Task description: Every entry below must appear again, exactly as written.

Material to process:
◆ ◆ ◆
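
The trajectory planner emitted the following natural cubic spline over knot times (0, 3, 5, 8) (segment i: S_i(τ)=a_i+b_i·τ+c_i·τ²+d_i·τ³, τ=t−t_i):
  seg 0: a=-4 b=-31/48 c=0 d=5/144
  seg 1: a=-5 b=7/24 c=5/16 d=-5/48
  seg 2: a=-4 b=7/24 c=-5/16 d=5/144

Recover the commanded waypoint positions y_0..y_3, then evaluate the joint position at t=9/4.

y_0 = S_0(0) = a_0 = -4
y_1 = S_1(0) = a_1 = -5
y_2 = S_2(0) = a_2 = -4
y_3 = S_2(3) = -5
t_q=9/4 is in segment 0 (τ=9/4); S_0(τ)=-5179/1024

y_0=-4 y_1=-5 y_2=-4 y_3=-5
S(9/4) = -5179/1024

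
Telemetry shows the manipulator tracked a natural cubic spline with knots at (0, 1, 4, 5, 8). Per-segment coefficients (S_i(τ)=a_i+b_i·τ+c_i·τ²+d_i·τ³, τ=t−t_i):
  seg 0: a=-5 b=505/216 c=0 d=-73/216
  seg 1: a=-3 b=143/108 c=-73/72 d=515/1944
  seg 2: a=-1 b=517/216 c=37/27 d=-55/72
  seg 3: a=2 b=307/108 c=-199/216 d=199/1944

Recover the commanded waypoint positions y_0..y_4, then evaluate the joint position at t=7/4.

y_0=-5 y_1=-3 y_2=-1 y_3=2 y_4=5
S(7/4) = -3787/1536

y_0 = S_0(0) = a_0 = -5
y_1 = S_1(0) = a_1 = -3
y_2 = S_2(0) = a_2 = -1
y_3 = S_3(0) = a_3 = 2
y_4 = S_3(3) = 5
t_q=7/4 is in segment 1 (τ=3/4); S_1(τ)=-3787/1536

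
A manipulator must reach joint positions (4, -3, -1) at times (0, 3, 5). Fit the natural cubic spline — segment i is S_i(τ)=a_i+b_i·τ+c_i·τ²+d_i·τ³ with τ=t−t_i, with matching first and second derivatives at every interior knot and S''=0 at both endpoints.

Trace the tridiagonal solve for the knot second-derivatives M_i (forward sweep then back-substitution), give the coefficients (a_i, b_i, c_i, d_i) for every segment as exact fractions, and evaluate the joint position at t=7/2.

  seg 0: a=4 b=-10/3 c=0 d=1/9
  seg 1: a=-3 b=-1/3 c=1 d=-1/6
S(7/2) = -47/16

Δ: Δ0=-7/3, Δ1=1
row 1: diag=10, rhs=20; c'=1/5, d'=2
back: M1=2
M: M0=0, M1=2, M2=0
seg 0: a=4, c=M0/2=0, d=(M1−M0)/(6·3)=1/9, b=Δ0−h0·(2M0+M1)/6=-10/3
seg 1: a=-3, c=M1/2=1, d=(M2−M1)/(6·2)=-1/6, b=Δ1−h1·(2M1+M2)/6=-1/3
t_q=7/2 → seg 1, τ=1/2; S=-3+-1/3·τ+1·τ²+-1/6·τ³=-47/16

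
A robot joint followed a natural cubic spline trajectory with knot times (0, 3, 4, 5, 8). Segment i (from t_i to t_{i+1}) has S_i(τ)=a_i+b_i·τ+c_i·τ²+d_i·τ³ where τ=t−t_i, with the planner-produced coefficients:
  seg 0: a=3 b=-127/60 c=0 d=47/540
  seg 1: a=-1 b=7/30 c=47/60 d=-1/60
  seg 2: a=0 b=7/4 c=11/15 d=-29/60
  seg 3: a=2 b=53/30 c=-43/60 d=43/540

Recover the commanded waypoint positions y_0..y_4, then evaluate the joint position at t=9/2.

y_0 = S_0(0) = a_0 = 3
y_1 = S_1(0) = a_1 = -1
y_2 = S_2(0) = a_2 = 0
y_3 = S_3(0) = a_3 = 2
y_4 = S_3(3) = 3
t_q=9/2 is in segment 2 (τ=1/2); S_2(τ)=479/480

y_0=3 y_1=-1 y_2=0 y_3=2 y_4=3
S(9/2) = 479/480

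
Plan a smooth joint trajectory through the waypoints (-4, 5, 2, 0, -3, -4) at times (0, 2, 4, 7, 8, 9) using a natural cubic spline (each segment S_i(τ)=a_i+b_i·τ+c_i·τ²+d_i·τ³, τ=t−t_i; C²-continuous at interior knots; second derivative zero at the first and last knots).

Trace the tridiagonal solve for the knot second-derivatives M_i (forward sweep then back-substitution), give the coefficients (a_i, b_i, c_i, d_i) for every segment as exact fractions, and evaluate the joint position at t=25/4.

  seg 0: a=-4 b=875/141 c=0 d=-481/1128
  seg 1: a=5 b=307/282 c=-481/188 d=713/1128
  seg 2: a=2 b=-220/141 c=58/47 d=-44/141
  seg 3: a=0 b=-364/141 c=-74/47 d=163/141
  seg 4: a=-3 b=-319/141 c=89/47 d=-89/141
S(25/4) = 889/752

Δ: Δ0=9/2, Δ1=-3/2, Δ2=-2/3, Δ3=-3, Δ4=-1
row 1: diag=8, rhs=-36; c'=1/4, d'=-9/2
row 2: denom=10−2·1/4=19/2; d'=(5−2·-9/2)/(19/2)=28/19
row 3: denom=8−3·6/19=134/19; d'=(-14−3·28/19)/(134/19)=-175/67
row 4: denom=4−1·19/134=517/134; d'=(12−1·-175/67)/(517/134)=178/47
back: M4=178/47
back: M3=-175/67−19/134·178/47=-148/47
back: M2=28/19−6/19·-148/47=116/47
back: M1=-9/2−1/4·116/47=-481/94
M: M0=0, M1=-481/94, M2=116/47, M3=-148/47, M4=178/47, M5=0
seg 0: a=-4, c=M0/2=0, d=(M1−M0)/(6·2)=-481/1128, b=Δ0−h0·(2M0+M1)/6=875/141
seg 1: a=5, c=M1/2=-481/188, d=(M2−M1)/(6·2)=713/1128, b=Δ1−h1·(2M1+M2)/6=307/282
seg 2: a=2, c=M2/2=58/47, d=(M3−M2)/(6·3)=-44/141, b=Δ2−h2·(2M2+M3)/6=-220/141
seg 3: a=0, c=M3/2=-74/47, d=(M4−M3)/(6·1)=163/141, b=Δ3−h3·(2M3+M4)/6=-364/141
seg 4: a=-3, c=M4/2=89/47, d=(M5−M4)/(6·1)=-89/141, b=Δ4−h4·(2M4+M5)/6=-319/141
t_q=25/4 → seg 2, τ=9/4; S=2+-220/141·τ+58/47·τ²+-44/141·τ³=889/752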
◆ ◆ ◆
Reply to the task:
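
The trajectory planner emitted the following natural cubic spline over knot times (0, 3, 5, 8) (segment i: S_i(τ)=a_i+b_i·τ+c_i·τ²+d_i·τ³, τ=t−t_i):
  seg 0: a=-4 b=-31/48 c=0 d=5/144
  seg 1: a=-5 b=7/24 c=5/16 d=-5/48
  seg 2: a=-4 b=7/24 c=-5/16 d=5/144

Recover the commanded waypoint positions y_0..y_3, then evaluate the joint position at t=9/4.

y_0 = S_0(0) = a_0 = -4
y_1 = S_1(0) = a_1 = -5
y_2 = S_2(0) = a_2 = -4
y_3 = S_2(3) = -5
t_q=9/4 is in segment 0 (τ=9/4); S_0(τ)=-5179/1024

y_0=-4 y_1=-5 y_2=-4 y_3=-5
S(9/4) = -5179/1024

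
Telemetry shows the manipulator tracked a natural cubic spline with knots at (0, 1, 4, 5, 8). Per-segment coefficients (S_i(τ)=a_i+b_i·τ+c_i·τ²+d_i·τ³, τ=t−t_i):
  seg 0: a=-5 b=505/216 c=0 d=-73/216
  seg 1: a=-3 b=143/108 c=-73/72 d=515/1944
  seg 2: a=-1 b=517/216 c=37/27 d=-55/72
  seg 3: a=2 b=307/108 c=-199/216 d=199/1944

Recover the commanded waypoint positions y_0..y_4, then evaluate the joint position at t=7/4.

y_0=-5 y_1=-3 y_2=-1 y_3=2 y_4=5
S(7/4) = -3787/1536

y_0 = S_0(0) = a_0 = -5
y_1 = S_1(0) = a_1 = -3
y_2 = S_2(0) = a_2 = -1
y_3 = S_3(0) = a_3 = 2
y_4 = S_3(3) = 5
t_q=7/4 is in segment 1 (τ=3/4); S_1(τ)=-3787/1536

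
A manipulator must reach joint positions (4, -3, -1) at times (0, 3, 5). Fit the natural cubic spline — segment i is S_i(τ)=a_i+b_i·τ+c_i·τ²+d_i·τ³ with τ=t−t_i, with matching first and second derivatives at every interior knot and S''=0 at both endpoints.

Trace the tridiagonal solve for the knot second-derivatives M_i (forward sweep then back-substitution), give the coefficients (a_i, b_i, c_i, d_i) for every segment as exact fractions, and evaluate the joint position at t=7/2.

  seg 0: a=4 b=-10/3 c=0 d=1/9
  seg 1: a=-3 b=-1/3 c=1 d=-1/6
S(7/2) = -47/16

Δ: Δ0=-7/3, Δ1=1
row 1: diag=10, rhs=20; c'=1/5, d'=2
back: M1=2
M: M0=0, M1=2, M2=0
seg 0: a=4, c=M0/2=0, d=(M1−M0)/(6·3)=1/9, b=Δ0−h0·(2M0+M1)/6=-10/3
seg 1: a=-3, c=M1/2=1, d=(M2−M1)/(6·2)=-1/6, b=Δ1−h1·(2M1+M2)/6=-1/3
t_q=7/2 → seg 1, τ=1/2; S=-3+-1/3·τ+1·τ²+-1/6·τ³=-47/16

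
A robot joint followed a natural cubic spline trajectory with knot times (0, 3, 4, 5, 8). Segment i (from t_i to t_{i+1}) has S_i(τ)=a_i+b_i·τ+c_i·τ²+d_i·τ³ where τ=t−t_i, with the planner-produced coefficients:
  seg 0: a=3 b=-127/60 c=0 d=47/540
  seg 1: a=-1 b=7/30 c=47/60 d=-1/60
  seg 2: a=0 b=7/4 c=11/15 d=-29/60
  seg 3: a=2 b=53/30 c=-43/60 d=43/540

Recover the commanded waypoint positions y_0..y_4, then evaluate the joint position at t=9/2.

y_0 = S_0(0) = a_0 = 3
y_1 = S_1(0) = a_1 = -1
y_2 = S_2(0) = a_2 = 0
y_3 = S_3(0) = a_3 = 2
y_4 = S_3(3) = 3
t_q=9/2 is in segment 2 (τ=1/2); S_2(τ)=479/480

y_0=3 y_1=-1 y_2=0 y_3=2 y_4=3
S(9/2) = 479/480

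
Plan a smooth joint trajectory through the waypoints (-4, 5, 2, 0, -3, -4) at times (0, 2, 4, 7, 8, 9) using a natural cubic spline (each segment S_i(τ)=a_i+b_i·τ+c_i·τ²+d_i·τ³, τ=t−t_i; C²-continuous at interior knots; second derivative zero at the first and last knots).

Trace the tridiagonal solve for the knot second-derivatives M_i (forward sweep then back-substitution), give the coefficients (a_i, b_i, c_i, d_i) for every segment as exact fractions, and evaluate the joint position at t=25/4.

  seg 0: a=-4 b=875/141 c=0 d=-481/1128
  seg 1: a=5 b=307/282 c=-481/188 d=713/1128
  seg 2: a=2 b=-220/141 c=58/47 d=-44/141
  seg 3: a=0 b=-364/141 c=-74/47 d=163/141
  seg 4: a=-3 b=-319/141 c=89/47 d=-89/141
S(25/4) = 889/752

Δ: Δ0=9/2, Δ1=-3/2, Δ2=-2/3, Δ3=-3, Δ4=-1
row 1: diag=8, rhs=-36; c'=1/4, d'=-9/2
row 2: denom=10−2·1/4=19/2; d'=(5−2·-9/2)/(19/2)=28/19
row 3: denom=8−3·6/19=134/19; d'=(-14−3·28/19)/(134/19)=-175/67
row 4: denom=4−1·19/134=517/134; d'=(12−1·-175/67)/(517/134)=178/47
back: M4=178/47
back: M3=-175/67−19/134·178/47=-148/47
back: M2=28/19−6/19·-148/47=116/47
back: M1=-9/2−1/4·116/47=-481/94
M: M0=0, M1=-481/94, M2=116/47, M3=-148/47, M4=178/47, M5=0
seg 0: a=-4, c=M0/2=0, d=(M1−M0)/(6·2)=-481/1128, b=Δ0−h0·(2M0+M1)/6=875/141
seg 1: a=5, c=M1/2=-481/188, d=(M2−M1)/(6·2)=713/1128, b=Δ1−h1·(2M1+M2)/6=307/282
seg 2: a=2, c=M2/2=58/47, d=(M3−M2)/(6·3)=-44/141, b=Δ2−h2·(2M2+M3)/6=-220/141
seg 3: a=0, c=M3/2=-74/47, d=(M4−M3)/(6·1)=163/141, b=Δ3−h3·(2M3+M4)/6=-364/141
seg 4: a=-3, c=M4/2=89/47, d=(M5−M4)/(6·1)=-89/141, b=Δ4−h4·(2M4+M5)/6=-319/141
t_q=25/4 → seg 2, τ=9/4; S=2+-220/141·τ+58/47·τ²+-44/141·τ³=889/752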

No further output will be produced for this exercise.